| Assigned task |
Return only that part of the material below which starts with the line containing "Are the vectors u" and goes on through the line containing "Decide whether e₁ = (-3, 1, 2, 11)", restated exactly.
"""
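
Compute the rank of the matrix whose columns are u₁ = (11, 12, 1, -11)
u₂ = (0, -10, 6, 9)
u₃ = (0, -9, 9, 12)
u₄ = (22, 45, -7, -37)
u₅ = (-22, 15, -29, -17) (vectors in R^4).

3

Row-reduce the 5×4 matrix with these as rows.
Reduction leaves 3 leading entries, giving rank 3.
(With 5 elements in a 4-dimensional space the rank is at most 4.)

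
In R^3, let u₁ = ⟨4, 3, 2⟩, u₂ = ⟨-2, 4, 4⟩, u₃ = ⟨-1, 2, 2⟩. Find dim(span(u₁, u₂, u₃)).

2

Form the matrix with u₁, u₂, u₃ as columns and reduce.
There are 2 pivot columns, so rank = 2.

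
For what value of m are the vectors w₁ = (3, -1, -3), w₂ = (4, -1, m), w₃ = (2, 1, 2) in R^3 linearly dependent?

m = -16/5

Place the vectors as rows of a 3×3 matrix; dependence ⇔ determinant zero.
The determinant works out to -5*m - 16.
This vanishes exactly when m = -16/5.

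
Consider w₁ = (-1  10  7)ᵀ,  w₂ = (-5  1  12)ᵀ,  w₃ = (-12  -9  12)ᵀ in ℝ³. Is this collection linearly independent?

Place the vectors as rows of a 3×3 matrix and reduce to echelon form.
The reduction yields 3 nonzero rows, so the rank is 3.
Since rank = 3 (the number of vectors), the set is linearly independent.

linearly independent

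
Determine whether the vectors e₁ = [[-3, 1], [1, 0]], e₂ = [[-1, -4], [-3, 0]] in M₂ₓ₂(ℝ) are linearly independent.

Write each element as a coordinate vector in ℝ⁴ using {E₁₁, E₁₂, E₂₁, E₂₂}.
Place the vectors as rows of a 2×4 matrix and reduce to echelon form.
The reduction yields 2 nonzero rows, so the rank is 2.
Since rank = 2 (the number of vectors), the set is linearly independent.

linearly independent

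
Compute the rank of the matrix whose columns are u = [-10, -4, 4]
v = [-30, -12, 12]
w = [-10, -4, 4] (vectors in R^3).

rank 1

Row-reduce the 3×3 matrix with these as rows.
The echelon form has 1 nonzero row, so the rank is 1.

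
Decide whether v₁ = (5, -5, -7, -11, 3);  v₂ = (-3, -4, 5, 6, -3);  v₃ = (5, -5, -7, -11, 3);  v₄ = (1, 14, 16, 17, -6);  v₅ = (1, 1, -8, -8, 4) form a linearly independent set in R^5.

linearly dependent

Two of the vectors are equal, giving an immediate dependence.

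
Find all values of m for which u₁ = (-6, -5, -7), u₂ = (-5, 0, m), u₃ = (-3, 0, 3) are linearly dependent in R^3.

The vectors are dependent exactly when the determinant of the matrix with rows u₁, u₂, u₃ vanishes.
The determinant works out to 15*m - 75.
Setting this to zero gives m = 5.

m = 5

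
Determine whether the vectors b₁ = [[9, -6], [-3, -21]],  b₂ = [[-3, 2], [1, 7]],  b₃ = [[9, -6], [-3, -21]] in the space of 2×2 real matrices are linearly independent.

linearly dependent

Take coordinates with respect to the standard basis {E₁₁, E₁₂, E₂₁, E₂₂}.
One vector is a scalar multiple of another, so the set is dependent.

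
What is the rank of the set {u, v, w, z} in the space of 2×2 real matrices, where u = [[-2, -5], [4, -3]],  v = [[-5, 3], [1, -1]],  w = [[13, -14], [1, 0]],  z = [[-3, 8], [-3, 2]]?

rank 2

Represent each element by its coordinate vector in ℝ⁴.
Apply Gaussian elimination to the matrix whose rows are u, v, w, z.
Exactly 2 pivots survive; hence the rank is 2.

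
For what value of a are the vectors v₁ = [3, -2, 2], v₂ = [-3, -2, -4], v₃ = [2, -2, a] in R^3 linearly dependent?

Dependence holds iff the 3×3 matrix [v₁ v₂ v₃] is singular.
The determinant works out to 12 - 12*a.
Setting this to zero gives a = 1.

a = 1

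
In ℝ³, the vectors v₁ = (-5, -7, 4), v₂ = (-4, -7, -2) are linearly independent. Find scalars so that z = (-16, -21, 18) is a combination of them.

z = 4v₁ - v₂

Since v₁, v₂ are independent, the coefficients expressing z are uniquely determined by a linear system.
Back-substitution yields (α₁, α₂) = (4, -1).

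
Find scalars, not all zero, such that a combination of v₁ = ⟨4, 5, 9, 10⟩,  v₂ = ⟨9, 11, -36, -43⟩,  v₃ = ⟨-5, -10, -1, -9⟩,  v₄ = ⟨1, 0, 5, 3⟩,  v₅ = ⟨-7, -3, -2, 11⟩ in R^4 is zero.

Solve the homogeneous system with v₁, v₂, v₃, v₄, v₅ as columns by row-reducing the coefficient matrix.
A generator of the null space is (3, 1, 2, 3, 2).

3v₁ + v₂ + 2v₃ + 3v₄ + 2v₅ = 0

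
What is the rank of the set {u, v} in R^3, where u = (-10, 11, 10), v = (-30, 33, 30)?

1

Row-reduce the 2×3 matrix with these as rows.
The echelon form has 1 nonzero row, so the rank is 1.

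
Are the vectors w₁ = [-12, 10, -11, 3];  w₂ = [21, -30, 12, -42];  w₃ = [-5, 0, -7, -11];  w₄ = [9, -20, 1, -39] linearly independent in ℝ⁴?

linearly dependent

Form the 4×4 matrix with these as columns; its determinant is 0.
A zero determinant means the columns are linearly dependent.
Indeed 3w₁ + w₂ - 3w₃ = 0.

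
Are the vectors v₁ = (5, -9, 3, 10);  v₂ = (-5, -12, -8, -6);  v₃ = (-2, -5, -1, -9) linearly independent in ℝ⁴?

linearly independent

Row-reduce the matrix whose columns are v₁, v₂, v₃.
The reduction yields 3 nonzero rows, so the rank is 3.
Since rank = 3 (the number of vectors), the set is linearly independent.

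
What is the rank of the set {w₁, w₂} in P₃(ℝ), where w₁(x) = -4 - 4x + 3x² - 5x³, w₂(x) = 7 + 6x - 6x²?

Pass to coordinate vectors with respect to the basis {1, x, …, x³}.
Form the matrix with w₁, w₂ as columns and reduce.
There are 2 pivot columns, so rank = 2.

rank 2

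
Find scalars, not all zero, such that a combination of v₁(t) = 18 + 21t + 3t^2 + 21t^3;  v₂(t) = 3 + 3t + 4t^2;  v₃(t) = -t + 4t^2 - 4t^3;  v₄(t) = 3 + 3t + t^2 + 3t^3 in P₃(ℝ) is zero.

Write each element as a vector in ℝ⁴ using {1, t, …, t^3}.
Set up α₁v₁ + … + α₄v₄ = 0 and solve the homogeneous system.
One solution (up to scaling) is (1, -3, 3, -3).

v₁ - 3v₂ + 3v₃ - 3v₄ = 0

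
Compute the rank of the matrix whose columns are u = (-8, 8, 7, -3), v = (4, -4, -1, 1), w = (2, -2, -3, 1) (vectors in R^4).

2

Put the 4×3 matrix [u|v|w] into echelon form.
Exactly 2 pivots survive; hence the rank is 2.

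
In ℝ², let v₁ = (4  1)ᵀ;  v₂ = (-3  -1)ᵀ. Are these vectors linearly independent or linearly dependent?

linearly independent

The matrix [v₁|v₂] has determinant -1.
A nonzero determinant means the columns are linearly independent.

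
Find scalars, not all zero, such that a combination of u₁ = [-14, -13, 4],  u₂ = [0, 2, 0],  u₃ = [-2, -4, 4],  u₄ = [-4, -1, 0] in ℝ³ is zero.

u₁ + 3u₂ - u₃ - 3u₄ = 0

Write the vectors as columns of a matrix and find a nonzero vector in its null space.
A generator of the null space is (1, 3, -1, -3).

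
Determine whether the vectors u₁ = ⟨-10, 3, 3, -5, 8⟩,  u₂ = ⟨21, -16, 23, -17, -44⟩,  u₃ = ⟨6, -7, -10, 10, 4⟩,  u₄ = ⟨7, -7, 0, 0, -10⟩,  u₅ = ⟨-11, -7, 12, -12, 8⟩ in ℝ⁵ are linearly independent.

linearly dependent

The matrix [u₁|u₂|u₃|u₄|u₅] has determinant 0.
A zero determinant means the columns are linearly dependent.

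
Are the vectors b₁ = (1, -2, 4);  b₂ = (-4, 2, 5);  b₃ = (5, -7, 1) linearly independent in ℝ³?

Form the 3×3 matrix with these as columns; its determinant is 51.
A nonzero determinant means the columns are linearly independent.

linearly independent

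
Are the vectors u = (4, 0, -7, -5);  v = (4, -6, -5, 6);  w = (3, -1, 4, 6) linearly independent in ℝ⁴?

Row-reduce the matrix whose columns are u, v, w.
The reduction yields 3 nonzero rows, so the rank is 3.
Since rank = 3 (the number of vectors), the set is linearly independent.

linearly independent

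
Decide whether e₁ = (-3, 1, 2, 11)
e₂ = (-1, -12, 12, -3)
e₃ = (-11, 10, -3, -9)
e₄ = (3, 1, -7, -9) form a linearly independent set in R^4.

The matrix [e₁|e₂|e₃|e₄] has determinant -6326.
A nonzero determinant means the columns are linearly independent.

linearly independent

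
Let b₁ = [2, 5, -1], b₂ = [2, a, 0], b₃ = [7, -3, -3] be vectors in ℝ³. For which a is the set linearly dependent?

a = -36

The set is linearly dependent precisely when det[b₁; b₂; b₃] = 0.
Cofactor expansion gives det = a + 36.
Setting this to zero gives a = -36.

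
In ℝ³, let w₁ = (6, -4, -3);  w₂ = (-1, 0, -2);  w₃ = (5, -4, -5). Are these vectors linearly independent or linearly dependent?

linearly dependent

Place the vectors as rows of a 3×3 matrix and reduce to echelon form.
The reduction yields 2 nonzero rows, so the rank is 2.
Since rank 2 < 3, the set is linearly dependent.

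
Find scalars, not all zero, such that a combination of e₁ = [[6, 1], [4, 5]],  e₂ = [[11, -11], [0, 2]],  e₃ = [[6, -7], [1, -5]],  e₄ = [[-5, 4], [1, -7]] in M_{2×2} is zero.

e₂ - e₃ + e₄ = 0

Write each element as a vector in ℝ⁴ using {E₁₁, E₁₂, E₂₁, E₂₂}.
Solve the homogeneous system with e₁, e₂, e₃, e₄ as columns by row-reducing the coefficient matrix.
The free variable yields coefficients (0, 1, -1, 1) (any nonzero multiple also works).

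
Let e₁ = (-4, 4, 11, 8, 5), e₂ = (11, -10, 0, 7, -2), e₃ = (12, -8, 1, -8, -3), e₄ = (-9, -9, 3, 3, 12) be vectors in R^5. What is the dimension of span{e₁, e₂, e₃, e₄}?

Apply Gaussian elimination to the matrix whose rows are e₁, e₂, e₃, e₄.
The echelon form has 4 nonzero rows, so the rank is 4.

dim = 4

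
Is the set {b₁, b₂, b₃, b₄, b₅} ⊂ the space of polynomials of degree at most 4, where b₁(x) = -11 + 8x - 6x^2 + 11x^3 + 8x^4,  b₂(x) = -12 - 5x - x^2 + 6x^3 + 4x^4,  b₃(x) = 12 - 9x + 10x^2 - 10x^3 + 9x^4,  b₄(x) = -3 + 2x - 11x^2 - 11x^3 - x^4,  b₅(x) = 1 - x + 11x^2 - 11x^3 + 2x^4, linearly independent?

Take coordinates with respect to the standard basis {1, x, …, x^4}.
Place the vectors as rows of a 5×5 matrix and reduce to echelon form.
The reduction yields 5 nonzero rows, so the rank is 5.
Since rank = 5 (the number of vectors), the set is linearly independent.

linearly independent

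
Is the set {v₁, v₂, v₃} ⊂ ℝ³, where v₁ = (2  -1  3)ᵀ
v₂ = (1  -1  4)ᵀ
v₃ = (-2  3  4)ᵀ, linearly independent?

Form the 3×3 matrix with these as columns; its determinant is -17.
A nonzero determinant means the columns are linearly independent.

linearly independent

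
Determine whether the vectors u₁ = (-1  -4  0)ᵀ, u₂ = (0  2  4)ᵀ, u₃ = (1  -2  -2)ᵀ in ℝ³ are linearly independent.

The matrix [u₁|u₂|u₃] has determinant -20.
A nonzero determinant means the columns are linearly independent.

linearly independent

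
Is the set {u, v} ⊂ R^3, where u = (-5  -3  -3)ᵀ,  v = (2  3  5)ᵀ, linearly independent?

linearly independent

Row-reduce the matrix whose columns are u, v.
The reduction yields 2 nonzero rows, so the rank is 2.
Since rank = 2 (the number of vectors), the set is linearly independent.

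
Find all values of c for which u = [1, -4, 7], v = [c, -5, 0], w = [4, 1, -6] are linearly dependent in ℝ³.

Dependence holds iff the 3×3 matrix [u v w] is singular.
Cofactor expansion gives det = 170 - 17*c.
Setting this to zero gives c = 10.

c = 10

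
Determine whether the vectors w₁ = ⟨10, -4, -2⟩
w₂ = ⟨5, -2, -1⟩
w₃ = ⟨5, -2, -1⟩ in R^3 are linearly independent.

One vector is a scalar multiple of another, so the set is dependent.

linearly dependent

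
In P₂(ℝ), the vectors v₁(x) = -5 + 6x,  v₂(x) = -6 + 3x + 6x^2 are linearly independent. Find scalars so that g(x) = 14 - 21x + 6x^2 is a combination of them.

Work in coordinates with respect to the standard basis {1, x, x^2}.
Write g = α₁v₁ + α₂v₂ and equate components.
Row-reducing the augmented matrix gives the unique coefficients (α₁, α₂) = (-4, 1).

g = -4v₁ + v₂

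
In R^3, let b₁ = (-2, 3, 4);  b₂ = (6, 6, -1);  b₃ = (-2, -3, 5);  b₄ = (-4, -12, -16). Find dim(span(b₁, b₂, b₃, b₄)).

3

Form the matrix with b₁, b₂, b₃, b₄ as columns and reduce.
There are 3 pivot columns, so rank = 3.
(With 4 elements in a 3-dimensional space the rank is at most 3.)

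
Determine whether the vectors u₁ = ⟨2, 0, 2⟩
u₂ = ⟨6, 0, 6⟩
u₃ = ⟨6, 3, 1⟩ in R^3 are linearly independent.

linearly dependent

One vector is a scalar multiple of another, so the set is dependent.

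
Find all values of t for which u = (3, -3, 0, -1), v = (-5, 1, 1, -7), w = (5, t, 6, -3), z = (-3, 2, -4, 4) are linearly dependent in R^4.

The vectors are dependent exactly when the determinant of the matrix with rows u, v, w, z vanishes.
The determinant works out to 95*t + 171.
Setting this to zero gives t = -9/5.

t = -9/5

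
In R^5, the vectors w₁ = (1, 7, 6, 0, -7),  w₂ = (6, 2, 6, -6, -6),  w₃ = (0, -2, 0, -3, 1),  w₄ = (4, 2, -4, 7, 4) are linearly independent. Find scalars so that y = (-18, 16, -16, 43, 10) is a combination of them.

y = 2w₁ - 4w₂ - 4w₃ + w₄

Write y = a₁w₁ + … + a₄w₄ and equate components.
Row-reducing the augmented matrix gives the unique coefficients (a₁, …, a₄) = (2, -4, -4, 1).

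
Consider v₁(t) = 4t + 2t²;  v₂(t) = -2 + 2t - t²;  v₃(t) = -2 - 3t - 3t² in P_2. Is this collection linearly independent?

linearly independent

Take coordinates with respect to the standard basis {1, t, t²}.
Form the 3×3 matrix with these as columns; its determinant is 4.
A nonzero determinant means the columns are linearly independent.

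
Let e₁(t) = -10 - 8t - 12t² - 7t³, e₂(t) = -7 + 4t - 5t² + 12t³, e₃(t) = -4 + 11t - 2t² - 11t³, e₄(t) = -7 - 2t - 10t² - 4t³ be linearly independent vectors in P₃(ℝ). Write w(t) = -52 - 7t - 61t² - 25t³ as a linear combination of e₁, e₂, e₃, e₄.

Work in coordinates with respect to the standard basis {1, t, …, t³}.
Set up the augmented matrix [e₁ | e₂ | e₃ | e₄ | w] and row-reduce.
The system has the unique solution (α₁, …, α₄) = (2, 1, 1, 3).

w = 2e₁ + e₂ + e₃ + 3e₄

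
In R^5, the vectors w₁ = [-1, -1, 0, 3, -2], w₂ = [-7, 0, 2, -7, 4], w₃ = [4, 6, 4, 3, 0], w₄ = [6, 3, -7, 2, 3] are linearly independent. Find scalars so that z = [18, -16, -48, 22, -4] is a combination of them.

Write z = α₁w₁ + … + α₄w₄ and equate components.
Back-substitution yields (α₁, …, α₄) = (4, -2, -4, 4).

z = 4w₁ - 2w₂ - 4w₃ + 4w₄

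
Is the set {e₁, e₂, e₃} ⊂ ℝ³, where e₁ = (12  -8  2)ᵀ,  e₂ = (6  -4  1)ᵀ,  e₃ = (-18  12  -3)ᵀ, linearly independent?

One vector is a scalar multiple of another, so the set is dependent.

linearly dependent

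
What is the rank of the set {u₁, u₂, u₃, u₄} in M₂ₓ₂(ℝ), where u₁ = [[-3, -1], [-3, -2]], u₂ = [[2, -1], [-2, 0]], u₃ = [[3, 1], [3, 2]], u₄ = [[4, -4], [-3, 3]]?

Represent each element by its coordinate vector in ℝ⁴.
Row-reduce the 4×4 matrix with these as rows.
There are 3 pivot columns, so rank = 3.

3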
"""
| Exercise output |
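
Are the vectors u = (4, 0, -7, -5);  v = (4, -6, -5, 6);  w = (3, -1, 4, 6) linearly independent in ℝ⁴?

Row-reduce the matrix whose columns are u, v, w.
The reduction yields 3 nonzero rows, so the rank is 3.
Since rank = 3 (the number of vectors), the set is linearly independent.

linearly independent

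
Decide whether e₁ = (-3, 1, 2, 11)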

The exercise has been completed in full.